Dataset records Block Start
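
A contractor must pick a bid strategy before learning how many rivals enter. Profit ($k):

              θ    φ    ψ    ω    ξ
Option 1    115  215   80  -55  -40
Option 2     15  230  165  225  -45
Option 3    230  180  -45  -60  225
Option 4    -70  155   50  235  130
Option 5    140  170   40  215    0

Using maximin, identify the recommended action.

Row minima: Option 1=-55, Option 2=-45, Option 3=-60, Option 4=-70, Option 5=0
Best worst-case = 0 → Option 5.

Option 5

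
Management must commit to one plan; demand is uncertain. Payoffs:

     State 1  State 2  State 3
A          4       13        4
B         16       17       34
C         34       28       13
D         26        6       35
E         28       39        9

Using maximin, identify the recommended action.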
Dataset records Block End
Dataset records Block Start
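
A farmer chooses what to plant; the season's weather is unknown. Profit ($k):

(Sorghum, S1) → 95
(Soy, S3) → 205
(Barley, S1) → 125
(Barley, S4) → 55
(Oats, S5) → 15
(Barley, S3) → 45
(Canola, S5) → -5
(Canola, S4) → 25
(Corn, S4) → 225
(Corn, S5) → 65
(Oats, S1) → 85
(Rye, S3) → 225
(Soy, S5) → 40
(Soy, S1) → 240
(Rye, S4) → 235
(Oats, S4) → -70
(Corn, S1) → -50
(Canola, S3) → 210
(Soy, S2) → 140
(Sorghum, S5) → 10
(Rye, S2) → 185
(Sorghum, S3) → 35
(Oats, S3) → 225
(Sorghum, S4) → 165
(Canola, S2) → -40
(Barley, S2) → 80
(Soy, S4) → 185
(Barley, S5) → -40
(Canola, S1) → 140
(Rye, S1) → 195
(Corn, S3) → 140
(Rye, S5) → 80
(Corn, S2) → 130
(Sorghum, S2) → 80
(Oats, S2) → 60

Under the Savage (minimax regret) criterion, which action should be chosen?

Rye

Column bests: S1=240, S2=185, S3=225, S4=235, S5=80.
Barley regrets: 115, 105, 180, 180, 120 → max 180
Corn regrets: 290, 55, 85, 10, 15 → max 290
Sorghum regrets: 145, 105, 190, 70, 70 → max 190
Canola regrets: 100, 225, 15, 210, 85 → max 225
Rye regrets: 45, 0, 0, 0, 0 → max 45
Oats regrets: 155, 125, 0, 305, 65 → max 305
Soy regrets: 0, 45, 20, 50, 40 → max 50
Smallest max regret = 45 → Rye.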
Dataset records Block End
* Work to complete
The required output is every line above from the one with "(Rye, S1) → 195" down to the one with "(Oats, S2) → 60", restated word for word, ends included.

* Solution for this exercise
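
(Rye, S1) → 195
(Corn, S3) → 140
(Rye, S5) → 80
(Corn, S2) → 130
(Sorghum, S2) → 80
(Oats, S2) → 60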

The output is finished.